WHAT IS EXPECTED ▸ Can you quote exactly the stretch of lines from the one with "Find the discriminant of -z^2" through the final line of the material, both ends included?

INFORMATION GIVEN ▸
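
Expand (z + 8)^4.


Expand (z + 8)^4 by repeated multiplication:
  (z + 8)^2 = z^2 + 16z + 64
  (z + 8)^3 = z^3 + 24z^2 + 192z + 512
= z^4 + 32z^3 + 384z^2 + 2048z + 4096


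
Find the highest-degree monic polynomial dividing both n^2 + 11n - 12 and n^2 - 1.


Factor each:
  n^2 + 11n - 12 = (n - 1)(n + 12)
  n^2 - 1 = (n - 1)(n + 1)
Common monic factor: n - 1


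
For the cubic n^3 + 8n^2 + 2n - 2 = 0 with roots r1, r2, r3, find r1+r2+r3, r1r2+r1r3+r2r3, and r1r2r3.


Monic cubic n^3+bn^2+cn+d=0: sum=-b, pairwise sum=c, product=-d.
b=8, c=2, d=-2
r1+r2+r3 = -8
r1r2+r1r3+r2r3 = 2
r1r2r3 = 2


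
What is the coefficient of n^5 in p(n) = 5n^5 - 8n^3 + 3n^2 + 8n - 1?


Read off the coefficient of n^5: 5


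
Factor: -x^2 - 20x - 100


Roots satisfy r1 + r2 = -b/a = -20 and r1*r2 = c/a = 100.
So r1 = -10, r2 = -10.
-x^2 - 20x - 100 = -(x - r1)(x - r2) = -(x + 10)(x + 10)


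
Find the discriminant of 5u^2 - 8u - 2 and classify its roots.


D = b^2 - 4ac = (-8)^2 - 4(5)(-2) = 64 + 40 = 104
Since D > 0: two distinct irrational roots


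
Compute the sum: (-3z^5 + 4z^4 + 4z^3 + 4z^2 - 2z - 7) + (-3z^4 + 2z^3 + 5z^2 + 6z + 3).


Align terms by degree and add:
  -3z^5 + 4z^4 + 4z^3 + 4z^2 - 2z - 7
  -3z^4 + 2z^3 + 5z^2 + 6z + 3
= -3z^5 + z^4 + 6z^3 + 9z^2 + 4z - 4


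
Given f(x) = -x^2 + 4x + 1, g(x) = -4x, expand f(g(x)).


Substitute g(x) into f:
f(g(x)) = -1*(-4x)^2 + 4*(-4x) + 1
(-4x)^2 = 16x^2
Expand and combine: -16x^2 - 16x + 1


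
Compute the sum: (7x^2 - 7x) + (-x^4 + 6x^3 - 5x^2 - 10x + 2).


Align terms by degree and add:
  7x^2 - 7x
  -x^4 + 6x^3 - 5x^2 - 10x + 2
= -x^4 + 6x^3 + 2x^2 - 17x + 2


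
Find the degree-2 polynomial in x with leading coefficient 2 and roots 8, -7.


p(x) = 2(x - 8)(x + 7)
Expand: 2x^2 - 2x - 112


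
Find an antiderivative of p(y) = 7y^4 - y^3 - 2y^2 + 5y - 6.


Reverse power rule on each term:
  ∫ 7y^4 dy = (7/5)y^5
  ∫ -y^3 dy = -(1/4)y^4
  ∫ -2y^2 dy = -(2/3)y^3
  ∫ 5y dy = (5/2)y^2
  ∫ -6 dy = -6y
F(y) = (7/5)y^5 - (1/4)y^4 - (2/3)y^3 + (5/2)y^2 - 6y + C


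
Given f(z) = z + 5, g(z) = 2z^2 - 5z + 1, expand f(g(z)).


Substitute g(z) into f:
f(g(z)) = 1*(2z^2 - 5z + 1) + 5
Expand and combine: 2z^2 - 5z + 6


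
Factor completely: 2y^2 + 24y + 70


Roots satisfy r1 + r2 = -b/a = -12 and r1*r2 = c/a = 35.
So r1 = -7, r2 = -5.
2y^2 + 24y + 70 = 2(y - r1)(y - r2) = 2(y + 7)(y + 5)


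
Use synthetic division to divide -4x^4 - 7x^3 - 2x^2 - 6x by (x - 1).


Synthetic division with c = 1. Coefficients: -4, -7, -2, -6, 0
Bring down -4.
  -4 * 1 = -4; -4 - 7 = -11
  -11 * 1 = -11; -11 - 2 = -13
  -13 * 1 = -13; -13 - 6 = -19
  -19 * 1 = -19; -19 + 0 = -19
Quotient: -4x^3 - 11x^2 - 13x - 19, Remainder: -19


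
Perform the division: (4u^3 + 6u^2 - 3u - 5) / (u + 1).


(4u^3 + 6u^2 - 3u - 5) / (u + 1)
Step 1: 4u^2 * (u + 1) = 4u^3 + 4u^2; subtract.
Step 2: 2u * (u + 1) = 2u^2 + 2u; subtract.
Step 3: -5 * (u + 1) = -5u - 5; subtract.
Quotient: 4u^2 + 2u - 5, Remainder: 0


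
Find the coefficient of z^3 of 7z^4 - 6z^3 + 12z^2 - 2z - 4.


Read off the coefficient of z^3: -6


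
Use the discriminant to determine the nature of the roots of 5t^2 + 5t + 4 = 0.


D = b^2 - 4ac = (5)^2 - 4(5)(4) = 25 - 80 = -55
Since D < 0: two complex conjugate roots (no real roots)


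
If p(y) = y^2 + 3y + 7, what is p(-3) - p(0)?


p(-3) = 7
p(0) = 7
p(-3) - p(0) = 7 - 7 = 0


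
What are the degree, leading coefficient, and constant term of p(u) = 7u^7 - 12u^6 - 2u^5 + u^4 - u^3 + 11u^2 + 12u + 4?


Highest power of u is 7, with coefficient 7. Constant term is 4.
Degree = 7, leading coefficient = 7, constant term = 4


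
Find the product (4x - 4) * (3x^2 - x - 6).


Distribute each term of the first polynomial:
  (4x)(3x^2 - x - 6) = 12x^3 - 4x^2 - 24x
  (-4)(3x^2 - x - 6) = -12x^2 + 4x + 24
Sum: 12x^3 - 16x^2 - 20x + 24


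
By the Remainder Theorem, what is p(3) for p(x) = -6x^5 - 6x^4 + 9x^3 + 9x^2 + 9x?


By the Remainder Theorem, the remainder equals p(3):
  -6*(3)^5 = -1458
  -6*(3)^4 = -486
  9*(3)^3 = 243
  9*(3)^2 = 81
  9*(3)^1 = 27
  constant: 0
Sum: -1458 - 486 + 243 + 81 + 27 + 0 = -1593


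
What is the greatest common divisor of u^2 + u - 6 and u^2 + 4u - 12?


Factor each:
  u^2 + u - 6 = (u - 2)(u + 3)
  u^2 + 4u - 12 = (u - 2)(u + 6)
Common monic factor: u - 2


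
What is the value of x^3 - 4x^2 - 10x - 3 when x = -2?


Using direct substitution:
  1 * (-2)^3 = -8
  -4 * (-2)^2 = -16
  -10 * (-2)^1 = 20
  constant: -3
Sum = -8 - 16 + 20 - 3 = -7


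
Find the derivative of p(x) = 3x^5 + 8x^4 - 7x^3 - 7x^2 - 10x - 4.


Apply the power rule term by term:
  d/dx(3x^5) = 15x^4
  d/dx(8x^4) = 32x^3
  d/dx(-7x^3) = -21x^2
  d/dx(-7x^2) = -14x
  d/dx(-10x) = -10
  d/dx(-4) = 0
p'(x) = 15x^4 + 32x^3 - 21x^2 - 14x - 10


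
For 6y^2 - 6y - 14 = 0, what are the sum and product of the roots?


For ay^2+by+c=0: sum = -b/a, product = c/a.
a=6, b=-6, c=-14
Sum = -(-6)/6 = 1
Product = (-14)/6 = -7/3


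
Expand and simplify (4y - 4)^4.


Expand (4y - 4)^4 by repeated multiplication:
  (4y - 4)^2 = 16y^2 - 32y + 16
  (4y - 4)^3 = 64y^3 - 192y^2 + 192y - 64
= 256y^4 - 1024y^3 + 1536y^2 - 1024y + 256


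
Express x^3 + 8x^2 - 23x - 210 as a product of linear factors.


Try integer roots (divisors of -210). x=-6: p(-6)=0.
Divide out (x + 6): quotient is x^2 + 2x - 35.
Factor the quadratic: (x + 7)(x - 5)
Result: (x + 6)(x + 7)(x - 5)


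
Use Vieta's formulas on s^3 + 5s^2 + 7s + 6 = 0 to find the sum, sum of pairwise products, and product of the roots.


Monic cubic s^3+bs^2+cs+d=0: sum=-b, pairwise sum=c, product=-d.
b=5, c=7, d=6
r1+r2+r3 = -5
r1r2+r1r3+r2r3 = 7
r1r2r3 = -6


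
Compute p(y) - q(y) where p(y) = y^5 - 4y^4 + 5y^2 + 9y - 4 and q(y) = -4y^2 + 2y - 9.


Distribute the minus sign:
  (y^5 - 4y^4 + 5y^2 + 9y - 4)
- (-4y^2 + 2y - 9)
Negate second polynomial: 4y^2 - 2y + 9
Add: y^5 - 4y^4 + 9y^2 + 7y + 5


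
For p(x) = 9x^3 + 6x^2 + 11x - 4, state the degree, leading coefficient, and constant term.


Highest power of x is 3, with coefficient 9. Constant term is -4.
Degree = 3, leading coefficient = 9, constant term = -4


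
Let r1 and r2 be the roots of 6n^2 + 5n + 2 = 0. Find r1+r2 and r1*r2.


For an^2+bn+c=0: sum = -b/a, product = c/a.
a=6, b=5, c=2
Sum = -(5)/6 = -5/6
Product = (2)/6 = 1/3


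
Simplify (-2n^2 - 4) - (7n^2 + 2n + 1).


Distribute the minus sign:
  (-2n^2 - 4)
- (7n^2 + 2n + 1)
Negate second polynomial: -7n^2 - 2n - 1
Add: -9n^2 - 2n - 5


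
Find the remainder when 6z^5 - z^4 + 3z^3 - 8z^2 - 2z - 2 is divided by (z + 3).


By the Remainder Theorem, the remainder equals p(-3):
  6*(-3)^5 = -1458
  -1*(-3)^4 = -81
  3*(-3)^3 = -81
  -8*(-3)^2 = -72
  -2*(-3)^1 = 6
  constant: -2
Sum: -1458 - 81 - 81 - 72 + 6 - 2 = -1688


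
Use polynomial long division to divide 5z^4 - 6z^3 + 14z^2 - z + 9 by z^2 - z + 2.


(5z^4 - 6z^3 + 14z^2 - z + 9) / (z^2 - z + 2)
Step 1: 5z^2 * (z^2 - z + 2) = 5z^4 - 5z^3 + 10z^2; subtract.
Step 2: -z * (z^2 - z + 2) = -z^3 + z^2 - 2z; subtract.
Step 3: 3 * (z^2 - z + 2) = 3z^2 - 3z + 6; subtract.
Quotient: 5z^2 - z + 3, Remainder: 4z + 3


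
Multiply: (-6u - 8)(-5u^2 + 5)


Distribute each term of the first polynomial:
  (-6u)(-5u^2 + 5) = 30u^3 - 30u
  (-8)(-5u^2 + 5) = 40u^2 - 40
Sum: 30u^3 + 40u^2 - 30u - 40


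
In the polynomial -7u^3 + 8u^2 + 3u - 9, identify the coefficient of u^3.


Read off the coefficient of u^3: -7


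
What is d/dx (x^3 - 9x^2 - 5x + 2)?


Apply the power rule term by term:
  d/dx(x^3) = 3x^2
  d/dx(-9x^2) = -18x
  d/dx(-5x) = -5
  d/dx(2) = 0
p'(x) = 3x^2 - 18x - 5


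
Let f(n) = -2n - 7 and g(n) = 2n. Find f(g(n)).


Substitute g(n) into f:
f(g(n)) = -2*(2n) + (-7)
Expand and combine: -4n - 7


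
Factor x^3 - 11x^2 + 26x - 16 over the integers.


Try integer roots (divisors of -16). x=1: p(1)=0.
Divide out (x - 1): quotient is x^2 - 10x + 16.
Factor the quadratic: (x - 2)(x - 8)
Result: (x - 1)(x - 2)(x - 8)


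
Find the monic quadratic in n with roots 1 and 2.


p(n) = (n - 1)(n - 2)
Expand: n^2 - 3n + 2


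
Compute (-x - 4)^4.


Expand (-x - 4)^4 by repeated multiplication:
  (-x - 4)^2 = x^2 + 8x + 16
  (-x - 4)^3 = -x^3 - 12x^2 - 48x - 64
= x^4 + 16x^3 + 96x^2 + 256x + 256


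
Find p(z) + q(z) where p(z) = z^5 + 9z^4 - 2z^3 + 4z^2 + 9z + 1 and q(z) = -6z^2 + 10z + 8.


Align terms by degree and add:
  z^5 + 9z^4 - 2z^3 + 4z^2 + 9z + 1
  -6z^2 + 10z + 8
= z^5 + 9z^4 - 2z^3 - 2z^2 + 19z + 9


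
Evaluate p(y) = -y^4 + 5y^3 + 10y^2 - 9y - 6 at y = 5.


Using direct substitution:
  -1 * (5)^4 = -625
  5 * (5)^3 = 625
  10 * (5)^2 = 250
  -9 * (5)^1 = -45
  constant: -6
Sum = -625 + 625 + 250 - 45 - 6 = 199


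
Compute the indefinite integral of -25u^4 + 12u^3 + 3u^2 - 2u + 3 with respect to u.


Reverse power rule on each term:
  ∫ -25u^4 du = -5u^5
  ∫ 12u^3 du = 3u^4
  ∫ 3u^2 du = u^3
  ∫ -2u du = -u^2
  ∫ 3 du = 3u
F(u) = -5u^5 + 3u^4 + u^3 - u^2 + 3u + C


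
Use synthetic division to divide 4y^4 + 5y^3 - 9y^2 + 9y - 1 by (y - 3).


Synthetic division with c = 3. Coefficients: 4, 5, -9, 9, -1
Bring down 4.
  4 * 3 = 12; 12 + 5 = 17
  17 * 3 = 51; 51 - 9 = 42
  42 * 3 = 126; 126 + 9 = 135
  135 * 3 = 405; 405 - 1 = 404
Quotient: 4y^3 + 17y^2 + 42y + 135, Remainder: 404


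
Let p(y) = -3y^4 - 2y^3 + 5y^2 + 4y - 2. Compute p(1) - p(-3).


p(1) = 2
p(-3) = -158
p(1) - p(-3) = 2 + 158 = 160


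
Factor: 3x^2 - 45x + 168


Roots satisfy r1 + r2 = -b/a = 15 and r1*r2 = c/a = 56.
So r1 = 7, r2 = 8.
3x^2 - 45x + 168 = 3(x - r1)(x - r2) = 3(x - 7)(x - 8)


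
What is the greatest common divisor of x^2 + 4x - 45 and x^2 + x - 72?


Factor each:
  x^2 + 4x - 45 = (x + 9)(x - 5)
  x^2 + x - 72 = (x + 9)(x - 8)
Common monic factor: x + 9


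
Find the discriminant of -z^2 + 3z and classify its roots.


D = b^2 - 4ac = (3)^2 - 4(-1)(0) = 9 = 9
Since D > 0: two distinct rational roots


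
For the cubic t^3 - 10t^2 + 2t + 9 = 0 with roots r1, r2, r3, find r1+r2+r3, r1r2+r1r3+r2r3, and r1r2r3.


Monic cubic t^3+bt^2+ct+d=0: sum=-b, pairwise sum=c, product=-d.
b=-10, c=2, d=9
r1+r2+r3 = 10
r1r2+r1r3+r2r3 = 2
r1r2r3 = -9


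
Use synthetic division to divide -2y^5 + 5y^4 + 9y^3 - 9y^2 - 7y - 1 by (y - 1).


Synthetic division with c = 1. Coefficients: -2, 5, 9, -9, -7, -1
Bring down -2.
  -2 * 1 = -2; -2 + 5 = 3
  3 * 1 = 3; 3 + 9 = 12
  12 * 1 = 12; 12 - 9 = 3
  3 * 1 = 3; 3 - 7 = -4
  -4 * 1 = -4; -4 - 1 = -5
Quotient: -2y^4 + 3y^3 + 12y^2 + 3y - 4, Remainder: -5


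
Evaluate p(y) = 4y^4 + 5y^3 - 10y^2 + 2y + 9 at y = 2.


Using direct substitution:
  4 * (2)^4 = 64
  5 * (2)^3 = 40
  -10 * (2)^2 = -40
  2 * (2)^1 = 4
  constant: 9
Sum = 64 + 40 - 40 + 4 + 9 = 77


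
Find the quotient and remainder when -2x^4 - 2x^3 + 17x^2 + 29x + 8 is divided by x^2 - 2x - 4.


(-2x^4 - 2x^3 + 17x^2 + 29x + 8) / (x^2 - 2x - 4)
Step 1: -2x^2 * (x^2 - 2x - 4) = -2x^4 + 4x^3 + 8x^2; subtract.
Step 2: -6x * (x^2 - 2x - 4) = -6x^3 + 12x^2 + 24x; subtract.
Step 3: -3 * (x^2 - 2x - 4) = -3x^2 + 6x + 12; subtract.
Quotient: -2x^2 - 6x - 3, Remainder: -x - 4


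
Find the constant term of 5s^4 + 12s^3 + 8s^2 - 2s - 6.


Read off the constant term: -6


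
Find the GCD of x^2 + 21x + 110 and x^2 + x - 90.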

ANSWER TO THIS TASK ▸
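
Find the discriminant of -z^2 + 3z and classify its roots.


D = b^2 - 4ac = (3)^2 - 4(-1)(0) = 9 = 9
Since D > 0: two distinct rational roots


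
For the cubic t^3 - 10t^2 + 2t + 9 = 0 with roots r1, r2, r3, find r1+r2+r3, r1r2+r1r3+r2r3, and r1r2r3.


Monic cubic t^3+bt^2+ct+d=0: sum=-b, pairwise sum=c, product=-d.
b=-10, c=2, d=9
r1+r2+r3 = 10
r1r2+r1r3+r2r3 = 2
r1r2r3 = -9


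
Use synthetic division to divide -2y^5 + 5y^4 + 9y^3 - 9y^2 - 7y - 1 by (y - 1).


Synthetic division with c = 1. Coefficients: -2, 5, 9, -9, -7, -1
Bring down -2.
  -2 * 1 = -2; -2 + 5 = 3
  3 * 1 = 3; 3 + 9 = 12
  12 * 1 = 12; 12 - 9 = 3
  3 * 1 = 3; 3 - 7 = -4
  -4 * 1 = -4; -4 - 1 = -5
Quotient: -2y^4 + 3y^3 + 12y^2 + 3y - 4, Remainder: -5


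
Evaluate p(y) = 4y^4 + 5y^3 - 10y^2 + 2y + 9 at y = 2.


Using direct substitution:
  4 * (2)^4 = 64
  5 * (2)^3 = 40
  -10 * (2)^2 = -40
  2 * (2)^1 = 4
  constant: 9
Sum = 64 + 40 - 40 + 4 + 9 = 77


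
Find the quotient and remainder when -2x^4 - 2x^3 + 17x^2 + 29x + 8 is divided by x^2 - 2x - 4.


(-2x^4 - 2x^3 + 17x^2 + 29x + 8) / (x^2 - 2x - 4)
Step 1: -2x^2 * (x^2 - 2x - 4) = -2x^4 + 4x^3 + 8x^2; subtract.
Step 2: -6x * (x^2 - 2x - 4) = -6x^3 + 12x^2 + 24x; subtract.
Step 3: -3 * (x^2 - 2x - 4) = -3x^2 + 6x + 12; subtract.
Quotient: -2x^2 - 6x - 3, Remainder: -x - 4


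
Find the constant term of 5s^4 + 12s^3 + 8s^2 - 2s - 6.


Read off the constant term: -6


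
Find the GCD of x^2 + 21x + 110 and x^2 + x - 90.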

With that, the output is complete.